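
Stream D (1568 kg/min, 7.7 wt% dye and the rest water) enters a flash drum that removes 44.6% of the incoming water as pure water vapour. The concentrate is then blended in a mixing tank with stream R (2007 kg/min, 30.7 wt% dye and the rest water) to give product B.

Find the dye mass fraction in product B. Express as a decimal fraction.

0.252

Vapour removed = 0.446×0.923×1568 = 645.48 kg/min; concentrate = 922.52 kg/min.
dye reaching the mixer = 120.74 (from concentrate) + 2007×0.307 = 736.88 kg/min.
Product flow = 922.52 + 2007 = 2929.5 kg/min; dye fraction = 0.252.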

• • • • •

PROBLEM TO WORK ON ▸
Without changing a single character, write out all of the entries.

WRITTEN ANSWER ▸
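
Stream D (1568 kg/min, 7.7 wt% dye and the rest water) enters a flash drum that removes 44.6% of the incoming water as pure water vapour. The concentrate is then blended in a mixing tank with stream R (2007 kg/min, 30.7 wt% dye and the rest water) to give product B.

Find the dye mass fraction in product B. Express as a decimal fraction.

0.252

Vapour removed = 0.446×0.923×1568 = 645.48 kg/min; concentrate = 922.52 kg/min.
dye reaching the mixer = 120.74 (from concentrate) + 2007×0.307 = 736.88 kg/min.
Product flow = 922.52 + 2007 = 2929.5 kg/min; dye fraction = 0.252.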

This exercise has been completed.